> _Records shown_:
+++

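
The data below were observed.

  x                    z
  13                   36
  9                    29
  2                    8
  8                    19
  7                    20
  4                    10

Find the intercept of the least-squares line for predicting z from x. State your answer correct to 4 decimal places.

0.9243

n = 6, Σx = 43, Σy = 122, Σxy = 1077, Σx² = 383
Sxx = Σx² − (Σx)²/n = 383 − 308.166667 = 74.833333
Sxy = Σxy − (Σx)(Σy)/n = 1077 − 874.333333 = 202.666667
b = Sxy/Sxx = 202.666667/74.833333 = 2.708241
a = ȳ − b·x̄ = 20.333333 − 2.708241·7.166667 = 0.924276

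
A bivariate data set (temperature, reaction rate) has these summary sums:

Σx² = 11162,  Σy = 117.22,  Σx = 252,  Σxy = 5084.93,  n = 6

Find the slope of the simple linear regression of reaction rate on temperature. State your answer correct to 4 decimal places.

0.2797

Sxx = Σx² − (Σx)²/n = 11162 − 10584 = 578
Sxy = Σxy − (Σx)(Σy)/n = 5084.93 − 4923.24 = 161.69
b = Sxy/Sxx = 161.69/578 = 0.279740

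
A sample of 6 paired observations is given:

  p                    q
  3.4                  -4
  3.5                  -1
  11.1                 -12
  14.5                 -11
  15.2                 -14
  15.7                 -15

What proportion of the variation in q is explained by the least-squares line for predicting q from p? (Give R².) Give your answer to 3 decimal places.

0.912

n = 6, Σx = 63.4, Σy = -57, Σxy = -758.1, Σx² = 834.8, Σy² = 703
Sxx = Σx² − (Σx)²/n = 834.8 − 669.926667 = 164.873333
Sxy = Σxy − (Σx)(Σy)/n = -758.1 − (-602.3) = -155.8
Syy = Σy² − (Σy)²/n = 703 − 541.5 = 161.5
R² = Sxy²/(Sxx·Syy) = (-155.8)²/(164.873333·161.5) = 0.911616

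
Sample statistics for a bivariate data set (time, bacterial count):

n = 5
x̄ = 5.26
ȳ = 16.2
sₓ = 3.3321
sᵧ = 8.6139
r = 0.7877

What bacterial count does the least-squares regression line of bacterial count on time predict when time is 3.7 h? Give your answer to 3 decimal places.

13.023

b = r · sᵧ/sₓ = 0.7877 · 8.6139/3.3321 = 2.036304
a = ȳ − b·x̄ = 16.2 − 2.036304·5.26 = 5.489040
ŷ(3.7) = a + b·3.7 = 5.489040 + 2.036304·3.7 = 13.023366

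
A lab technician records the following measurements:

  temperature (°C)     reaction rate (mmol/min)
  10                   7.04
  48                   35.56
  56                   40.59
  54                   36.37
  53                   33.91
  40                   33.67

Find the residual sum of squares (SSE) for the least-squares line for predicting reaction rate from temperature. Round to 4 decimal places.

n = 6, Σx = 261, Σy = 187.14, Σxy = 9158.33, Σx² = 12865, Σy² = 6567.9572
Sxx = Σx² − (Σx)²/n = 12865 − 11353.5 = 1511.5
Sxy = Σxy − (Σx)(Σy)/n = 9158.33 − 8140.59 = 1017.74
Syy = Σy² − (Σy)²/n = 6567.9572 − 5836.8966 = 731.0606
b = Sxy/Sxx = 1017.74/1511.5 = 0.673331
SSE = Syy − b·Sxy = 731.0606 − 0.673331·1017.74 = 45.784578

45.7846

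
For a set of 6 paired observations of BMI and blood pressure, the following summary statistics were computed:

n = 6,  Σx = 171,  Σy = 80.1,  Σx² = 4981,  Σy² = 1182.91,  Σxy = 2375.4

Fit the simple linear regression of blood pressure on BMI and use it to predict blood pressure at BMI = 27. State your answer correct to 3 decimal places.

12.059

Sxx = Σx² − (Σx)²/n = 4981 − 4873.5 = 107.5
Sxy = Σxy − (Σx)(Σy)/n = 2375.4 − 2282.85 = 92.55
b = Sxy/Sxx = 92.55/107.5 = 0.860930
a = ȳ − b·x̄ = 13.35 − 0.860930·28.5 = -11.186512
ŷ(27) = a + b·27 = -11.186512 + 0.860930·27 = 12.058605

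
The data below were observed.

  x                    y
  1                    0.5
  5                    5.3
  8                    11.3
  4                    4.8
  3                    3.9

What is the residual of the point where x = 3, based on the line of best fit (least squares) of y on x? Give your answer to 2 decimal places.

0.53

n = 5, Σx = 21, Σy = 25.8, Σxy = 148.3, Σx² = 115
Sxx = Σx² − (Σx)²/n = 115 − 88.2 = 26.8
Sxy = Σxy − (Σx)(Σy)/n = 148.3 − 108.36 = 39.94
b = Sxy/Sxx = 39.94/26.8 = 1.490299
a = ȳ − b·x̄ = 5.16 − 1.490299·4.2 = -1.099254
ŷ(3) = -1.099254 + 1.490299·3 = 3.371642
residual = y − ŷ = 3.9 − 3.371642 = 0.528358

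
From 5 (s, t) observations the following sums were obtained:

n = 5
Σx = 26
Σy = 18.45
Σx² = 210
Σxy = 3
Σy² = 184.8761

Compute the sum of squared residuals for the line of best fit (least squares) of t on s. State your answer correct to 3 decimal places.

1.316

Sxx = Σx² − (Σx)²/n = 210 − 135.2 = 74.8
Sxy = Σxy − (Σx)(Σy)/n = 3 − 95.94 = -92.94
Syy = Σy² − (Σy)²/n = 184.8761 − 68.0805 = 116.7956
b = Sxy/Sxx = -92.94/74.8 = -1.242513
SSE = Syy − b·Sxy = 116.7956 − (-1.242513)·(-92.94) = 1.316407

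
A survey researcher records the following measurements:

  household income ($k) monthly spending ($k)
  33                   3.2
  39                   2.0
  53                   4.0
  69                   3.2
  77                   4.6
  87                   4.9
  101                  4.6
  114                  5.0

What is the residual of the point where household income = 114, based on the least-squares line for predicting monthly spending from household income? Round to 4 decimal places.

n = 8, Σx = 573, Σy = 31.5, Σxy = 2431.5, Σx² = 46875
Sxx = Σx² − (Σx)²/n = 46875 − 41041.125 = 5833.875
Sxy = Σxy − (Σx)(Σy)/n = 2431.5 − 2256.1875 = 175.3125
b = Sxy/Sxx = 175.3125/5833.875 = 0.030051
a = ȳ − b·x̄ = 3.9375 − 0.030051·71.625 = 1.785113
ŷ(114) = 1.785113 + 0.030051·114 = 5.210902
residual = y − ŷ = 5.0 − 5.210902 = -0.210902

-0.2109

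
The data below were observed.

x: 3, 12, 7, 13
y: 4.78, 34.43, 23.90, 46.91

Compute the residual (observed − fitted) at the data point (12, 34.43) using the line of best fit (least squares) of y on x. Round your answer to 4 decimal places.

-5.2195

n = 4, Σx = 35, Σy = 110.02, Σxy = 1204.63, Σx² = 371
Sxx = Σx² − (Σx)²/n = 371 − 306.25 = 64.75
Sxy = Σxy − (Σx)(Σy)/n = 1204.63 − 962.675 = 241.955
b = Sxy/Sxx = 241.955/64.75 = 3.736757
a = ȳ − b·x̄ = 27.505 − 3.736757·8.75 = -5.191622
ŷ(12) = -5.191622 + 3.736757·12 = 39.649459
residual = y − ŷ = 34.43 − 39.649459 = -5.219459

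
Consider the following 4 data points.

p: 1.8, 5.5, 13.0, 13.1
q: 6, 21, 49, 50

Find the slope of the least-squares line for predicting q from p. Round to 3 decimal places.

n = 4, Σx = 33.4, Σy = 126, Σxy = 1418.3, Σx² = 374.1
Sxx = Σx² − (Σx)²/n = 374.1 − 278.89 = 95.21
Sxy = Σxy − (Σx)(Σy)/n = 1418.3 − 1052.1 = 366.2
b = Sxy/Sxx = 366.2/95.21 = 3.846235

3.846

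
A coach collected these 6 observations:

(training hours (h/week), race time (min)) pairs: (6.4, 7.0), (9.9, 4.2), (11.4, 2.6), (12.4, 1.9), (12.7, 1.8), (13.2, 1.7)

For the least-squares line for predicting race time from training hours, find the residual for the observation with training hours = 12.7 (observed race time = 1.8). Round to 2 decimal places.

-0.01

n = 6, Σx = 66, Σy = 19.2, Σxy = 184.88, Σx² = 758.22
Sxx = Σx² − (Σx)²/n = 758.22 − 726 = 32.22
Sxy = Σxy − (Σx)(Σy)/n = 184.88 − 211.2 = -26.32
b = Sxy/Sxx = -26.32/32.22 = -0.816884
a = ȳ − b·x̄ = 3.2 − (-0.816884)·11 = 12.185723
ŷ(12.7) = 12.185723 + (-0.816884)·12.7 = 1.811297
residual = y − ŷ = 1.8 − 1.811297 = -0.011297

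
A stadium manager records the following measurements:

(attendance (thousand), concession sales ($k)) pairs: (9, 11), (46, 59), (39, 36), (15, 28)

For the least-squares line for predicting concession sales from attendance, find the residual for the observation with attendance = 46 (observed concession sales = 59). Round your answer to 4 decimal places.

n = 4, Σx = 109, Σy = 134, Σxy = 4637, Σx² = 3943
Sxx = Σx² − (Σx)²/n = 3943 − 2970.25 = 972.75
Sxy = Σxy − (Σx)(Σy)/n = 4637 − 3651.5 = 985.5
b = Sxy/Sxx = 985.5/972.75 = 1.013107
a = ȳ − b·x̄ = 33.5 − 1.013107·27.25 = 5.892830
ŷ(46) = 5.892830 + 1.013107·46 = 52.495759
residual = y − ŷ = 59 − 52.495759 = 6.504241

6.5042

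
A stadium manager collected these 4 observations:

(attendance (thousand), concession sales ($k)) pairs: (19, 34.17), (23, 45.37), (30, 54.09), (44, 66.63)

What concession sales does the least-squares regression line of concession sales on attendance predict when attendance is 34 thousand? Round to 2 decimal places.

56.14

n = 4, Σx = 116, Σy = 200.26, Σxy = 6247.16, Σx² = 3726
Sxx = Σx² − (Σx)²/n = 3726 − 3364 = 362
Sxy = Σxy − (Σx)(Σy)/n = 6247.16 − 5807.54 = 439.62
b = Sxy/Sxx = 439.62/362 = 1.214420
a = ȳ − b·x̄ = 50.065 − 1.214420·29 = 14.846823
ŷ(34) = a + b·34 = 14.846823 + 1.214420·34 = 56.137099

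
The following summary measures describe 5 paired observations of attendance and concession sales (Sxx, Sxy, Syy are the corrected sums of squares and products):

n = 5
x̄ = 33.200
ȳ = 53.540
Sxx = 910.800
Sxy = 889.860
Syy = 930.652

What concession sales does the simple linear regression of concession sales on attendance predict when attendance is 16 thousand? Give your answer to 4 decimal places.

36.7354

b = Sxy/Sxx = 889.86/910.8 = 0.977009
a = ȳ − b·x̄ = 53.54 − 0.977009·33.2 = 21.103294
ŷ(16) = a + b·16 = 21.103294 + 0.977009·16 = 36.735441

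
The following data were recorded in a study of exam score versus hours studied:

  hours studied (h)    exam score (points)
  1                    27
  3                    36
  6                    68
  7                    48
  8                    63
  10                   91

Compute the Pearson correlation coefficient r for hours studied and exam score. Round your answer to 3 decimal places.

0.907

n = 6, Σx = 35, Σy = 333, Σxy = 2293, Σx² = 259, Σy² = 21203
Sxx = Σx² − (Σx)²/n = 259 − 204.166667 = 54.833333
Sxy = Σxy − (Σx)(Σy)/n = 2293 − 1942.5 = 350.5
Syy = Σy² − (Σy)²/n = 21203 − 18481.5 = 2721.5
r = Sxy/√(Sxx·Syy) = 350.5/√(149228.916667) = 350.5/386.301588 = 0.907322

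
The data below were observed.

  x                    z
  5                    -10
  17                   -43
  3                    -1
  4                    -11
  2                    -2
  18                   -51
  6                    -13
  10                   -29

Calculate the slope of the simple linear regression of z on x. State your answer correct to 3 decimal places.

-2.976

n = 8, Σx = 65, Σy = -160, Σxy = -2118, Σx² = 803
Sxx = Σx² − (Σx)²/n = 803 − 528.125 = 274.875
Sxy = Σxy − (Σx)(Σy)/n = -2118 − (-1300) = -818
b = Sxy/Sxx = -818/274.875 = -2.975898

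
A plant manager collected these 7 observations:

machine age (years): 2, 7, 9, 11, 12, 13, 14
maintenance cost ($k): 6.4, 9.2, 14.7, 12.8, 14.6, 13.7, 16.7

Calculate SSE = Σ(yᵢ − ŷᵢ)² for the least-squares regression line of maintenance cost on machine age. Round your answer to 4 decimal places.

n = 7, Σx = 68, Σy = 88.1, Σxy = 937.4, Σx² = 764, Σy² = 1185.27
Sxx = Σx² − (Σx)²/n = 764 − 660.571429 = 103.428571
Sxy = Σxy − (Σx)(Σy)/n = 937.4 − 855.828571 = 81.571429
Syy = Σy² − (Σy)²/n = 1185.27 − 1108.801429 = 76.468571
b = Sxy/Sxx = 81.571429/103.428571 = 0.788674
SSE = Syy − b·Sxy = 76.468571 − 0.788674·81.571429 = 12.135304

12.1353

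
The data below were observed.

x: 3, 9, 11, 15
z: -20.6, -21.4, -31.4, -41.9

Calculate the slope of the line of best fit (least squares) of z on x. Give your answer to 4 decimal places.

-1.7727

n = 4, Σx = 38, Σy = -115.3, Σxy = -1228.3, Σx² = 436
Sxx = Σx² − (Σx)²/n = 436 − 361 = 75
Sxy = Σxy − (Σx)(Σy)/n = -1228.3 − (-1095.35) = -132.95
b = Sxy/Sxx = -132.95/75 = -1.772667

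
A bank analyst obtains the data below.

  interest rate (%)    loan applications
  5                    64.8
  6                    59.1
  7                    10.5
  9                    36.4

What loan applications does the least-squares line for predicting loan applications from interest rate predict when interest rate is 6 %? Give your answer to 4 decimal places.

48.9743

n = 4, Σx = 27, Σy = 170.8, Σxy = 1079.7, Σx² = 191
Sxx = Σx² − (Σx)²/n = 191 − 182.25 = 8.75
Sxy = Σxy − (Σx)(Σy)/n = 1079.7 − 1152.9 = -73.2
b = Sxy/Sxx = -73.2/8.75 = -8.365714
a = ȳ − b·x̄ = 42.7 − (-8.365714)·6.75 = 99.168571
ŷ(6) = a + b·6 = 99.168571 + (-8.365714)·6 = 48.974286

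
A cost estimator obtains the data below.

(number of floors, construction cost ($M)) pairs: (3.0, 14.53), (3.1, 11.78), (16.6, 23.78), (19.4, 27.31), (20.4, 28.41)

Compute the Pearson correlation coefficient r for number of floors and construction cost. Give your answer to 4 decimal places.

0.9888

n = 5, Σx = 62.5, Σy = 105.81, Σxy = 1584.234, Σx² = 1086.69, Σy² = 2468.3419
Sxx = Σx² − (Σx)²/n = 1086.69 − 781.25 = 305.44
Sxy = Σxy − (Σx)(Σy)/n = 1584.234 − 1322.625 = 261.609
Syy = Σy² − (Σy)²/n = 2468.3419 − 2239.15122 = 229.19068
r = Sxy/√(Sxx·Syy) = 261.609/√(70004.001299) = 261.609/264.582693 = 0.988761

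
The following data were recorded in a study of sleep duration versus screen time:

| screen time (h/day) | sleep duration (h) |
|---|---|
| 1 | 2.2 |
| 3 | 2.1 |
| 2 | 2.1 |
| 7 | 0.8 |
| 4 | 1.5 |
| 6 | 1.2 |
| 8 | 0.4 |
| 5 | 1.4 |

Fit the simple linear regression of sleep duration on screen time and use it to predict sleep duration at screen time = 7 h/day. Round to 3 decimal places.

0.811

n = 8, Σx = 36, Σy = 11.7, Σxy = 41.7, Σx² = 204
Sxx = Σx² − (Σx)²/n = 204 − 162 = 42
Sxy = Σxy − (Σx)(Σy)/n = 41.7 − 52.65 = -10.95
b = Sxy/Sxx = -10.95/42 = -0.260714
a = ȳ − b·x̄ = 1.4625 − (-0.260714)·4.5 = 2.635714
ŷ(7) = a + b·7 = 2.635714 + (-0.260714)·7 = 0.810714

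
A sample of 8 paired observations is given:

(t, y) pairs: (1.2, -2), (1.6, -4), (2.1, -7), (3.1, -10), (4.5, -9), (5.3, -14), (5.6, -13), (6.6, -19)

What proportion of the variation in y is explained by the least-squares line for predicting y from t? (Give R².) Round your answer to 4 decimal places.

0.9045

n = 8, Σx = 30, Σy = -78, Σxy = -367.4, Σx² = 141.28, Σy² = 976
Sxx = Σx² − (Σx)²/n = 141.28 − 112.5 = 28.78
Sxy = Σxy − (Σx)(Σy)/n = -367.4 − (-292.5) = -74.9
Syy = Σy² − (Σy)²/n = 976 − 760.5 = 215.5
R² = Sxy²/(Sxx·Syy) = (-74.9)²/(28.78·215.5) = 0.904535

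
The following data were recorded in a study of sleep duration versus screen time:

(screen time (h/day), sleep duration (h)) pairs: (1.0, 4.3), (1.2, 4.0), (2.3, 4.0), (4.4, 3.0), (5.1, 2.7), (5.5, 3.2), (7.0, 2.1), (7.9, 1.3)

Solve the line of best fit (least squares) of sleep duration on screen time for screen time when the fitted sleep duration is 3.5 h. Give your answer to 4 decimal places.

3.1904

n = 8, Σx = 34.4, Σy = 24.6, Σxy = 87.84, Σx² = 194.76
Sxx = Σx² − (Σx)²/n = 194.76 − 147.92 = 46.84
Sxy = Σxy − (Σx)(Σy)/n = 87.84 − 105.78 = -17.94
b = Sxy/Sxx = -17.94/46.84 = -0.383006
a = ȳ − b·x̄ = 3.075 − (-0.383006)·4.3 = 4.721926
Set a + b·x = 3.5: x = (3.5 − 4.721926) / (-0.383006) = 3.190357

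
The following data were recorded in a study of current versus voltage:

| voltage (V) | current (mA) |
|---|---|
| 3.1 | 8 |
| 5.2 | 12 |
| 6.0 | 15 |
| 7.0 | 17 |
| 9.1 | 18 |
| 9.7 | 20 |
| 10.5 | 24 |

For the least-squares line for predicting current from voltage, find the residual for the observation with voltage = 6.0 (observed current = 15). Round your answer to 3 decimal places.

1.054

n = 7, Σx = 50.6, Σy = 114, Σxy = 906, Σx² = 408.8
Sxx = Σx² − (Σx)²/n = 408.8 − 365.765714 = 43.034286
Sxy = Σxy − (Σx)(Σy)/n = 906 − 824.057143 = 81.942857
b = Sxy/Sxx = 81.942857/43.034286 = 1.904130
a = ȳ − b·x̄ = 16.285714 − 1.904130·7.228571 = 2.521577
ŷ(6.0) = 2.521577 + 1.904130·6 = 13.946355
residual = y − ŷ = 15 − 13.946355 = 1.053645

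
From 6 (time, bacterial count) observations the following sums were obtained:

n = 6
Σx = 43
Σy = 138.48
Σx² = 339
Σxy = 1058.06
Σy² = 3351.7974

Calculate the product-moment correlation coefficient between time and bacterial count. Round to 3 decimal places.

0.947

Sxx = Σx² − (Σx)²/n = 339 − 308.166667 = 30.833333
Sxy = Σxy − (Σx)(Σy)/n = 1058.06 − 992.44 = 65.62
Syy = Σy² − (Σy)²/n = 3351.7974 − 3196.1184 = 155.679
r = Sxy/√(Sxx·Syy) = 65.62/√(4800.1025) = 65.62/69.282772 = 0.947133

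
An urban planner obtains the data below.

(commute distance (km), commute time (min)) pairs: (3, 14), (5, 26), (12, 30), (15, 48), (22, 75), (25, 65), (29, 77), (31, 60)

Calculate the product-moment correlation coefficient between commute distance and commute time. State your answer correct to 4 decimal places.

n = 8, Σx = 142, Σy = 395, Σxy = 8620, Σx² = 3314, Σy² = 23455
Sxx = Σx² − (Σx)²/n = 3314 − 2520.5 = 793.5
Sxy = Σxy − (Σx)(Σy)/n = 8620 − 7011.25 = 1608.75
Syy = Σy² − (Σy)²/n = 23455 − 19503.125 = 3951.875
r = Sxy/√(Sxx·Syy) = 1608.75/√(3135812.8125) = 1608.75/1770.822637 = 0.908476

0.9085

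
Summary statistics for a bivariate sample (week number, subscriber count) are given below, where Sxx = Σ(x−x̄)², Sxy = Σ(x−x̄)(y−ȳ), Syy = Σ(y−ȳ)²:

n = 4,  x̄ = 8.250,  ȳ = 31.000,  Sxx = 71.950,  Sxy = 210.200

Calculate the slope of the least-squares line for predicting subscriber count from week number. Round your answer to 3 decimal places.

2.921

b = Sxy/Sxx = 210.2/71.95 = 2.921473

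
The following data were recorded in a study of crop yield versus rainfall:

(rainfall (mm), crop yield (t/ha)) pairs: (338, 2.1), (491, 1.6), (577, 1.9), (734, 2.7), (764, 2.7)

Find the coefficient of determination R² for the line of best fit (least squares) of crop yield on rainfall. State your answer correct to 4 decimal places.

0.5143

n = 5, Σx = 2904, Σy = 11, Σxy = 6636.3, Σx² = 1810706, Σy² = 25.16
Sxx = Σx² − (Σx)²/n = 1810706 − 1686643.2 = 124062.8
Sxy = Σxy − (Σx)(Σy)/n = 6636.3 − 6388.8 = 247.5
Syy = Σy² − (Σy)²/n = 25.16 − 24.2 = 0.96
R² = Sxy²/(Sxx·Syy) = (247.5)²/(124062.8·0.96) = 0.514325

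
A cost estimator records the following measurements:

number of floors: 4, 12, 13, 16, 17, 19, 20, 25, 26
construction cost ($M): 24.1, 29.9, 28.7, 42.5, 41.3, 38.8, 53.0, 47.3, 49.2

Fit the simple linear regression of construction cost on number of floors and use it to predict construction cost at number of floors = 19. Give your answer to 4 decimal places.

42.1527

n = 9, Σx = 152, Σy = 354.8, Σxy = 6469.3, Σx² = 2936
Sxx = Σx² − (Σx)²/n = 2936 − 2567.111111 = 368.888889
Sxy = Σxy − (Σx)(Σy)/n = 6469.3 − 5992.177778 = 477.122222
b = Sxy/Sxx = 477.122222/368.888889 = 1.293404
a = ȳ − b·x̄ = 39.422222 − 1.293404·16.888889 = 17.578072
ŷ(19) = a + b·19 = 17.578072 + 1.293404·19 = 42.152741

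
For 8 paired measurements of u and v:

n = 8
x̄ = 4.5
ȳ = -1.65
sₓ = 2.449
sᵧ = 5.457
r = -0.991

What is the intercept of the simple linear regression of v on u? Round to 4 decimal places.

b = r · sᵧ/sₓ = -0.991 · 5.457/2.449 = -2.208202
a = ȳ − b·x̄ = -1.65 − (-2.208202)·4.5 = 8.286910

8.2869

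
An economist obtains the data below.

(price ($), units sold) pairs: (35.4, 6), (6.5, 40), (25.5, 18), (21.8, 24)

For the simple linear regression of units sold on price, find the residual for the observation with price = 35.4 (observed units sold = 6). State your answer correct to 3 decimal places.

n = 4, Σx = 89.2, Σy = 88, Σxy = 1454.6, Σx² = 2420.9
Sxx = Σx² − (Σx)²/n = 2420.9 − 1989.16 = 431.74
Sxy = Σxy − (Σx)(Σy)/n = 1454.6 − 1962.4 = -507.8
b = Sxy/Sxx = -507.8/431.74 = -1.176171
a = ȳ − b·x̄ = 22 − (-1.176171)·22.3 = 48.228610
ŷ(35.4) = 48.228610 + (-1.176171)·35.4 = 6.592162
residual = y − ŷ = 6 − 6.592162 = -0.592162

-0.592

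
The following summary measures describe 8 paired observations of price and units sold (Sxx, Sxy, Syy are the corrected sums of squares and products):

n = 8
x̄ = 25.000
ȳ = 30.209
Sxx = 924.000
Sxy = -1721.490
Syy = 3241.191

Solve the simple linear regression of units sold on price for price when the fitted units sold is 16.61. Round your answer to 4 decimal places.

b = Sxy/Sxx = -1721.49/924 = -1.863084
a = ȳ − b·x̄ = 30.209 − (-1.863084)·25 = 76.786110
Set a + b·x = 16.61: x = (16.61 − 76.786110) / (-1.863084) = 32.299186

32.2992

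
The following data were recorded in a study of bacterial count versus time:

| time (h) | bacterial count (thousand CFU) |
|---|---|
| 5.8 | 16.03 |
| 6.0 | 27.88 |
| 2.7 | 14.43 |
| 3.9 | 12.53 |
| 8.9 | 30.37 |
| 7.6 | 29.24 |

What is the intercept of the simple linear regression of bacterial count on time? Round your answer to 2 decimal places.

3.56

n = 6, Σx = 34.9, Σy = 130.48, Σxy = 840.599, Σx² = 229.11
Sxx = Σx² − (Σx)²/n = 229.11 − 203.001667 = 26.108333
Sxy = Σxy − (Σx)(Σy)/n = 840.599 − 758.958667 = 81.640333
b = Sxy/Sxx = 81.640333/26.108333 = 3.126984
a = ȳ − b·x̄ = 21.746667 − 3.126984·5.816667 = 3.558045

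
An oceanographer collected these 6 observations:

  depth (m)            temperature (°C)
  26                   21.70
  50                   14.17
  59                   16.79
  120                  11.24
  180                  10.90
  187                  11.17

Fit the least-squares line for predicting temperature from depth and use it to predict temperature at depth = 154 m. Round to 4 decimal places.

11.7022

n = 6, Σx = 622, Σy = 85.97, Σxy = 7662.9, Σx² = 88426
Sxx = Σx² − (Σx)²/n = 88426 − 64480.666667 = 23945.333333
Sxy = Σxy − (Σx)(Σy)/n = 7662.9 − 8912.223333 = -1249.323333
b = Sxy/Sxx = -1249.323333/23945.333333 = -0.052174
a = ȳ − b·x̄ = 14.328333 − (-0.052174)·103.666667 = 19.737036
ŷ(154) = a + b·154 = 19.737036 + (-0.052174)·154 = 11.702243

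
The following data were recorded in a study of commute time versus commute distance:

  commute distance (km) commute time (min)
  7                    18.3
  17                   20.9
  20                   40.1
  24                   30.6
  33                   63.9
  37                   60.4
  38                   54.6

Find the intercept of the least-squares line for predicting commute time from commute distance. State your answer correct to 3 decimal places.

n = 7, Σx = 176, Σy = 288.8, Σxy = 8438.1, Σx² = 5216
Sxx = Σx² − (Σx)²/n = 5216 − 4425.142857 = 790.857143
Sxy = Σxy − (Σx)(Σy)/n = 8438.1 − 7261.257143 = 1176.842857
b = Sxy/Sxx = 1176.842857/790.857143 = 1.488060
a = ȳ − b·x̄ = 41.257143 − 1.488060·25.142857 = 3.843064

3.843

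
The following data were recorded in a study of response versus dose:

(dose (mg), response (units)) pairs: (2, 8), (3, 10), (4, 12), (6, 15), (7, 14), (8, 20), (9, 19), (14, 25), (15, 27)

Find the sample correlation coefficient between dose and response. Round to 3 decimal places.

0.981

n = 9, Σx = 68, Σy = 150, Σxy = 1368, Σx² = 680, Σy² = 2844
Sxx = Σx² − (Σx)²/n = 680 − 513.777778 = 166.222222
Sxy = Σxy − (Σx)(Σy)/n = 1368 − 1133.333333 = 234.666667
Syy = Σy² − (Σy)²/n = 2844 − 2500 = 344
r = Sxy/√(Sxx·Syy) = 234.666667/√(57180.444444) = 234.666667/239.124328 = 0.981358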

+++

> _Task prompt_: Please go through the data above and copy every line that has the word "products".

> _Response to the task_:
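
The following summary measures describe 5 paired observations of attendance and concession sales (Sxx, Sxy, Syy are the corrected sums of squares and products):
The following summary measures describe 8 paired observations of price and units sold (Sxx, Sxy, Syy are the corrected sums of squares and products):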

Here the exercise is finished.